Search each line below for the word "What" and list those that contain it.
**********
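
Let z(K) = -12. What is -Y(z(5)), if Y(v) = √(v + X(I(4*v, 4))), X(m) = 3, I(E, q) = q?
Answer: -3*I ≈ -3.0*I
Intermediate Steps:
Y(v) = √(3 + v) (Y(v) = √(v + 3) = √(3 + v))
-Y(z(5)) = -√(3 - 12) = -√(-9) = -3*I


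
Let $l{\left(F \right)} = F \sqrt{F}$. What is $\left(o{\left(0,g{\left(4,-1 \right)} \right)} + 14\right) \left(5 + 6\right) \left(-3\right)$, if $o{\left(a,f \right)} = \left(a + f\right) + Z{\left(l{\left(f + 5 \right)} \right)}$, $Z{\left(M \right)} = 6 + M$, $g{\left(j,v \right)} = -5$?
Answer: $-495$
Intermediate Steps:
$l{\left(F \right)} = F^{\frac{3}{2}}$
$o{\left(a,f \right)} = 6 + a + f + \left(5 + f\right)^{\frac{3}{2}}$ ($o{\left(a,f \right)} = \left(a + f\right) + \left(6 + \left(f + 5\right)^{\frac{3}{2}}\right) = \left(a + f\right) + \left(6 + \left(5 + f\right)^{\frac{3}{2}}\right) = 6 + a + f + \left(5 + f\right)^{\frac{3}{2}}$)
$\left(o{\left(0,g{\left(4,-1 \right)} \right)} + 14\right) \left(5 + 6\right) \left(-3\right) = \left(\left(6 + 0 - 5 + \left(5 - 5\right)^{\frac{3}{2}}\right) + 14\right) \left(5 + 6\right) \left(-3\right) = \left(\left(6 + 0 - 5 + 0^{\frac{3}{2}}\right) + 14\right) 11 \left(-3\right) = \left(\left(6 + 0 - 5 + 0\right) + 14\right) \left(-33\right) = \left(1 + 14\right) \left(-33\right) = 15 \left(-33\right) = -495$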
**********
The completed task:
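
Let z(K) = -12. What is -Y(z(5)), if Y(v) = √(v + X(I(4*v, 4))), X(m) = 3, I(E, q) = q?
Let $l{\left(F \right)} = F \sqrt{F}$. What is $\left(o{\left(0,g{\left(4,-1 \right)} \right)} + 14\right) \left(5 + 6\right) \left(-3\right)$, if $o{\left(a,f \right)} = \left(a + f\right) + Z{\left(l{\left(f + 5 \right)} \right)}$, $Z{\left(M \right)} = 6 + M$, $g{\left(j,v \right)} = -5$?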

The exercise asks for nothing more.